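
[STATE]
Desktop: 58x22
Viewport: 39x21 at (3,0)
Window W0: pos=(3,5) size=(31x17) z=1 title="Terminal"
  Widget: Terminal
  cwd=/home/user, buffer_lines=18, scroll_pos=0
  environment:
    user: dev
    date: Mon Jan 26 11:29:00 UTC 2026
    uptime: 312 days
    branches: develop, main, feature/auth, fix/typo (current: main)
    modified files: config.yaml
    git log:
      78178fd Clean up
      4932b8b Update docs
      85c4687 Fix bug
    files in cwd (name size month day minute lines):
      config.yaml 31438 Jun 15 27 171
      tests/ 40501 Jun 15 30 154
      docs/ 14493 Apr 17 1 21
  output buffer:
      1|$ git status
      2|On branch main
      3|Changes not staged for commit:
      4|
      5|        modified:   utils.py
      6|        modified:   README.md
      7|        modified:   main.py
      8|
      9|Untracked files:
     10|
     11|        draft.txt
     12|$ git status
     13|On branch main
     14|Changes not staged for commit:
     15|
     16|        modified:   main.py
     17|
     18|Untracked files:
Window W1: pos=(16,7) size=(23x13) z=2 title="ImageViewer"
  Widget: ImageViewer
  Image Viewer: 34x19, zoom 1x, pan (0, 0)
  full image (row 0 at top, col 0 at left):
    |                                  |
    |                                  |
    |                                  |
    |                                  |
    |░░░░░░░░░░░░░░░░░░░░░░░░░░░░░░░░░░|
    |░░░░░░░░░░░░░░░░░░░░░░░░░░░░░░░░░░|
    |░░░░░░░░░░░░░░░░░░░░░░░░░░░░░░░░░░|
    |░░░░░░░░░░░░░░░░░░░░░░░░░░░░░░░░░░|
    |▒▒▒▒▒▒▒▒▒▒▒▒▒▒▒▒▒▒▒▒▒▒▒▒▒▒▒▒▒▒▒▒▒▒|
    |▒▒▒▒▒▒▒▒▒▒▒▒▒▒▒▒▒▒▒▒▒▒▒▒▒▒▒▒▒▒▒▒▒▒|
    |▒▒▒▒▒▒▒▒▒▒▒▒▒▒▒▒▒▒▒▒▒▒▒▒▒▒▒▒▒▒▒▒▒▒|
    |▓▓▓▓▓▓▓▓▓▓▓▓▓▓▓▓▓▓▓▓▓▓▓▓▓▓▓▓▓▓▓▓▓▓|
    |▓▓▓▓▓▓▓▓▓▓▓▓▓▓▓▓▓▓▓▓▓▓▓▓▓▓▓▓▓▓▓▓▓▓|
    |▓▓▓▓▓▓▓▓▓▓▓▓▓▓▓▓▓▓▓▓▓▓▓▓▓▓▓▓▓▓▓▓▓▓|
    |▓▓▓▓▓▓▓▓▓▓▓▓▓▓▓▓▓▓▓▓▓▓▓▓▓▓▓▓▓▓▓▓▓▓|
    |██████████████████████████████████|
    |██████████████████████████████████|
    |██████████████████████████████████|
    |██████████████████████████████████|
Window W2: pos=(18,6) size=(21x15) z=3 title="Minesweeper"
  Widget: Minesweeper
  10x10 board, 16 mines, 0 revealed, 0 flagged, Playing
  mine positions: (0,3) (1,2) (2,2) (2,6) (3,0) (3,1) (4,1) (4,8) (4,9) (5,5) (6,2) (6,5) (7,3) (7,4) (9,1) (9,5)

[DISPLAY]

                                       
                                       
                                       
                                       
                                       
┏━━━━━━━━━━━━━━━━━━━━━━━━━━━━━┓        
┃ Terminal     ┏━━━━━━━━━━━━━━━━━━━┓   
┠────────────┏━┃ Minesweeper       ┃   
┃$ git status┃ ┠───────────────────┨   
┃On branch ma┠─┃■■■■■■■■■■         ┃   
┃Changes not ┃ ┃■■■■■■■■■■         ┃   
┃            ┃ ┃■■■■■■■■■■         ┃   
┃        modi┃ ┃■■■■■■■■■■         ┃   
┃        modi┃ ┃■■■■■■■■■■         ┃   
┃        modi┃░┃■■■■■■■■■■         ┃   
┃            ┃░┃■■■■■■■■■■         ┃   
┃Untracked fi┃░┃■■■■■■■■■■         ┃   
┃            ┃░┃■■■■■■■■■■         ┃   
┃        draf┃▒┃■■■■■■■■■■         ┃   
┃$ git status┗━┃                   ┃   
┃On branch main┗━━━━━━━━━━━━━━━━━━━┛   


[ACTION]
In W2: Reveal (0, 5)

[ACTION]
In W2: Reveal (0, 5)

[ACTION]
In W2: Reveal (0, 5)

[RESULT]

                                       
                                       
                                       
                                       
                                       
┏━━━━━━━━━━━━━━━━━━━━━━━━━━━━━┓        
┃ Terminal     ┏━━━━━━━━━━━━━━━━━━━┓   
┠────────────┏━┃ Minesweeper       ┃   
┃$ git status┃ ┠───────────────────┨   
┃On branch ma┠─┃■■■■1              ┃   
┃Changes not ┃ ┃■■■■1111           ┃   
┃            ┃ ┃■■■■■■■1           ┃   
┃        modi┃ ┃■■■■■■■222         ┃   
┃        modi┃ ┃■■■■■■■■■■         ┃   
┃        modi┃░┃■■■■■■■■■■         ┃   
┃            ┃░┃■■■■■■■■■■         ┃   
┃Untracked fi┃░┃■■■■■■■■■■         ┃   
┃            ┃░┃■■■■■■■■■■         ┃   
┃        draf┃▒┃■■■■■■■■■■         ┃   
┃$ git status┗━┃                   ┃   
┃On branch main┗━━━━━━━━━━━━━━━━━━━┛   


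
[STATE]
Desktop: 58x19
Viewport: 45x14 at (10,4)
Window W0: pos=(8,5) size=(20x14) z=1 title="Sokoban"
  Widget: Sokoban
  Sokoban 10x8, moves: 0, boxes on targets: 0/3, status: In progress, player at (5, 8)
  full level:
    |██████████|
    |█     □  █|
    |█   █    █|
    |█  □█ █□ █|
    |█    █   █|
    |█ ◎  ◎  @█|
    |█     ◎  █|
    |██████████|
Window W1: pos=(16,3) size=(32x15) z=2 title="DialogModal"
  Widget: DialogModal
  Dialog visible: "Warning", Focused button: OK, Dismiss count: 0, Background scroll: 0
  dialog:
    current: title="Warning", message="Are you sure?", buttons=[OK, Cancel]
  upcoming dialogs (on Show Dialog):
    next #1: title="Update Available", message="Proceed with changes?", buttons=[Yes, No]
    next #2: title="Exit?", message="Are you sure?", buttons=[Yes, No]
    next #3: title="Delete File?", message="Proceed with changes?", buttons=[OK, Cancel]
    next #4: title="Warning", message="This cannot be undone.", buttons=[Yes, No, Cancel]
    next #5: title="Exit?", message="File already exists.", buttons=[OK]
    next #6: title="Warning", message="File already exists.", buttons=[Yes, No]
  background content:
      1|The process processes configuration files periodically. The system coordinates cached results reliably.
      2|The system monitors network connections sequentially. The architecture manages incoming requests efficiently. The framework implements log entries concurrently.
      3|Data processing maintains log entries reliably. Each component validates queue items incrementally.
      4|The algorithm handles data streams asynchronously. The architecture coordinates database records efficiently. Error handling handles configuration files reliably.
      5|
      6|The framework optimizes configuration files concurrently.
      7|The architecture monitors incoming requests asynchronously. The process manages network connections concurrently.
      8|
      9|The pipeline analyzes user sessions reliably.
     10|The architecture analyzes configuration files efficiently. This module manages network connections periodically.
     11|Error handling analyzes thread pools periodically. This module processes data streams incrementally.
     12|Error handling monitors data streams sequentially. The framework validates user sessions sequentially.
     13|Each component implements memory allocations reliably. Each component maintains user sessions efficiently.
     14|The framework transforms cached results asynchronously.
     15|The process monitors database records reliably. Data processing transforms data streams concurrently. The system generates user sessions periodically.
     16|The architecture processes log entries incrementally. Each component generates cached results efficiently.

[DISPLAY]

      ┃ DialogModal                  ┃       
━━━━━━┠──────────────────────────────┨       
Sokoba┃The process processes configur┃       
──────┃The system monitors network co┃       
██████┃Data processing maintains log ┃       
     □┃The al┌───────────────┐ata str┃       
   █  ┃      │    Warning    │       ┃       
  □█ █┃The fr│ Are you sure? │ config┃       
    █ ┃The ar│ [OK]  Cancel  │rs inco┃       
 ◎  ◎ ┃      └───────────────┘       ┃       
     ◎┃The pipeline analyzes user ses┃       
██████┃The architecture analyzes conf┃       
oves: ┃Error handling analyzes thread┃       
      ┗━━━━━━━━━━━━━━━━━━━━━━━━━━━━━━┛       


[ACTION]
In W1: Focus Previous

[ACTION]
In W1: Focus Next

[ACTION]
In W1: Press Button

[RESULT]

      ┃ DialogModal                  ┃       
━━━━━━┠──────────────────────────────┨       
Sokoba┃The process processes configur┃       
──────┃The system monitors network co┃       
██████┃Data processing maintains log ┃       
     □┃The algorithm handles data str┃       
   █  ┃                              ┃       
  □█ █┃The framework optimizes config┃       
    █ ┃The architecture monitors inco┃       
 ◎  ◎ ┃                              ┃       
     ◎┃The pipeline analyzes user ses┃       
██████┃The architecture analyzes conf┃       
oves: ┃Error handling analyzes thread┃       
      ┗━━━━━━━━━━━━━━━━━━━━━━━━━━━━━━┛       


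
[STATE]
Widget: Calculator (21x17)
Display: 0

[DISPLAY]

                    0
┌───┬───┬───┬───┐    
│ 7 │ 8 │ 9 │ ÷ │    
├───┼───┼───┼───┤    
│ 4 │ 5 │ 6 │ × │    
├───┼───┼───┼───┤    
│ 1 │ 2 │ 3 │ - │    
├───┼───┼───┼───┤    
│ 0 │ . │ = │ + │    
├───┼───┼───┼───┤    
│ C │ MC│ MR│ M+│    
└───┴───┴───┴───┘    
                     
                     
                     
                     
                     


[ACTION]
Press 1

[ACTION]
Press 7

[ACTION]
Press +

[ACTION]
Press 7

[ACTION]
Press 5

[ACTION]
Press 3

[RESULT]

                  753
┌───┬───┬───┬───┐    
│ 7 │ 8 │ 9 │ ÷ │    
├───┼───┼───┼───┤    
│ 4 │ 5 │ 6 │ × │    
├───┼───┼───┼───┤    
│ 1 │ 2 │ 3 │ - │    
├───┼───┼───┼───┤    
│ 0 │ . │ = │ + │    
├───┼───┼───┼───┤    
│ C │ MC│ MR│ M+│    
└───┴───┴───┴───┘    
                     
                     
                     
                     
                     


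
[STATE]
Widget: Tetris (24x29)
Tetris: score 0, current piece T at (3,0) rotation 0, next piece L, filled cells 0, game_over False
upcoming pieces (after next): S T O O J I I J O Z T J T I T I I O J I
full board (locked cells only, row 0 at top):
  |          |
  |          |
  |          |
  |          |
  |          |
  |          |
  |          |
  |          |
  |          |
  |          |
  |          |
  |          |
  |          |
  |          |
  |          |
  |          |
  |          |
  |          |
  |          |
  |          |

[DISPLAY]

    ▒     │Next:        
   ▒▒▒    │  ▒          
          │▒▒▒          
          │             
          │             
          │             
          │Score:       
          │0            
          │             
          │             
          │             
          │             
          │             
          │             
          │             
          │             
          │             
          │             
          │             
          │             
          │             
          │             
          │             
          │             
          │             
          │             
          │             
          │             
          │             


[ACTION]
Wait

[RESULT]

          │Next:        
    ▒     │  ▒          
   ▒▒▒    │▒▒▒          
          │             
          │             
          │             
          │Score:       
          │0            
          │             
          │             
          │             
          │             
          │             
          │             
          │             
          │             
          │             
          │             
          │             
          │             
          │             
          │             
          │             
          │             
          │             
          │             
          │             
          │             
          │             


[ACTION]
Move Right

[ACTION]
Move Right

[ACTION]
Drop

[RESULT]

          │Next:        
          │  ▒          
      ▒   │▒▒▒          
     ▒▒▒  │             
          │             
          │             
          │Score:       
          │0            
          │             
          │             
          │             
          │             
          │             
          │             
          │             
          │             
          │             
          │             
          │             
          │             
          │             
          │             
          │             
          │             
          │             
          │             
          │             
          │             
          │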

Work to be completed:
Only lines that contain "Widget" are needed, so copy each of them from the data.

Solution to this problem:
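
  Widget: Terminal
  Widget: ImageViewer
  Widget: Minesweeper
  Widget: Sokoban
  Widget: DialogModal
Widget: Calculator (21x17)
Widget: Tetris (24x29)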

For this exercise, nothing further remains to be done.